■ Your task
Below are the records; print them all without any alteration.

Source data
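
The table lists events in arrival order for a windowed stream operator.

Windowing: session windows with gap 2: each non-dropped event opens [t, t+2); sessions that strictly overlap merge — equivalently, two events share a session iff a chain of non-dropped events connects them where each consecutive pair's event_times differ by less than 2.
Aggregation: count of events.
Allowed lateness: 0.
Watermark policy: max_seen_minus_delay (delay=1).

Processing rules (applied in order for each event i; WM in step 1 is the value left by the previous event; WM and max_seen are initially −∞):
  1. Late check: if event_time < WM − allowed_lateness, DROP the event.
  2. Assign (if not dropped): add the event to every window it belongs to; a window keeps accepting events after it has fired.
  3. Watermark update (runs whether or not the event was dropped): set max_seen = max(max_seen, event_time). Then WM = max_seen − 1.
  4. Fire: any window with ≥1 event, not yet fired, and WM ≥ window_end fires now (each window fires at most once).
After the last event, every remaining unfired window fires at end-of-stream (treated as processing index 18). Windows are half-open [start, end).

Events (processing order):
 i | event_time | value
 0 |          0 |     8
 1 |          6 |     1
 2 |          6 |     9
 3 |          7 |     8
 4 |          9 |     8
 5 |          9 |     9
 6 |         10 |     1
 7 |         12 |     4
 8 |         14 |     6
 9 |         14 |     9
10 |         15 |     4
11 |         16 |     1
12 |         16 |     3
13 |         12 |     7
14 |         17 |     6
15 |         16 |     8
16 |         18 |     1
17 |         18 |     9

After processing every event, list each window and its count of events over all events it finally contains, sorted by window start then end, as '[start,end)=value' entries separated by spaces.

i=0 t=0 v=8: → [0,2); WM=-1
i=1 t=6 v=1: → [6,8); WM=5
i=2 t=6 v=9: → [6,8); WM=5
i=3 t=7 v=8: → [6,9); WM=6
i=4 t=9 v=8: → [9,11); WM=8
i=5 t=9 v=9: → [9,11); WM=8
i=6 t=10 v=1: → [9,12); WM=9
i=7 t=12 v=4: → [12,14); WM=11
i=8 t=14 v=6: → [14,16); WM=13
i=9 t=14 v=9: → [14,16); WM=13
i=10 t=15 v=4: → [14,17); WM=14
i=11 t=16 v=1: → [14,18); WM=15
i=12 t=16 v=3: → [14,18); WM=15
i=13 t=12 v=7: DROP (t<15-0); WM=15
i=14 t=17 v=6: → [14,19); WM=16
i=15 t=16 v=8: → [14,19); WM=16
i=16 t=18 v=1: → [14,20); WM=17
i=17 t=18 v=9: → [14,20); WM=17

[0,2)=1 [6,9)=3 [9,12)=3 [12,14)=1 [14,20)=9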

■ Expected answer
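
The table lists events in arrival order for a windowed stream operator.

Windowing: session windows with gap 2: each non-dropped event opens [t, t+2); sessions that strictly overlap merge — equivalently, two events share a session iff a chain of non-dropped events connects them where each consecutive pair's event_times differ by less than 2.
Aggregation: count of events.
Allowed lateness: 0.
Watermark policy: max_seen_minus_delay (delay=1).

Processing rules (applied in order for each event i; WM in step 1 is the value left by the previous event; WM and max_seen are initially −∞):
  1. Late check: if event_time < WM − allowed_lateness, DROP the event.
  2. Assign (if not dropped): add the event to every window it belongs to; a window keeps accepting events after it has fired.
  3. Watermark update (runs whether or not the event was dropped): set max_seen = max(max_seen, event_time). Then WM = max_seen − 1.
  4. Fire: any window with ≥1 event, not yet fired, and WM ≥ window_end fires now (each window fires at most once).
After the last event, every remaining unfired window fires at end-of-stream (treated as processing index 18). Windows are half-open [start, end).

Events (processing order):
 i | event_time | value
 0 |          0 |     8
 1 |          6 |     1
 2 |          6 |     9
 3 |          7 |     8
 4 |          9 |     8
 5 |          9 |     9
 6 |         10 |     1
 7 |         12 |     4
 8 |         14 |     6
 9 |         14 |     9
10 |         15 |     4
11 |         16 |     1
12 |         16 |     3
13 |         12 |     7
14 |         17 |     6
15 |         16 |     8
16 |         18 |     1
17 |         18 |     9

After processing every event, list each window and its count of events over all events it finally contains, sorted by window start then end, as '[start,end)=value' entries separated by spaces.

i=0 t=0 v=8: → [0,2); WM=-1
i=1 t=6 v=1: → [6,8); WM=5
i=2 t=6 v=9: → [6,8); WM=5
i=3 t=7 v=8: → [6,9); WM=6
i=4 t=9 v=8: → [9,11); WM=8
i=5 t=9 v=9: → [9,11); WM=8
i=6 t=10 v=1: → [9,12); WM=9
i=7 t=12 v=4: → [12,14); WM=11
i=8 t=14 v=6: → [14,16); WM=13
i=9 t=14 v=9: → [14,16); WM=13
i=10 t=15 v=4: → [14,17); WM=14
i=11 t=16 v=1: → [14,18); WM=15
i=12 t=16 v=3: → [14,18); WM=15
i=13 t=12 v=7: DROP (t<15-0); WM=15
i=14 t=17 v=6: → [14,19); WM=16
i=15 t=16 v=8: → [14,19); WM=16
i=16 t=18 v=1: → [14,20); WM=17
i=17 t=18 v=9: → [14,20); WM=17

[0,2)=1 [6,9)=3 [9,12)=3 [12,14)=1 [14,20)=9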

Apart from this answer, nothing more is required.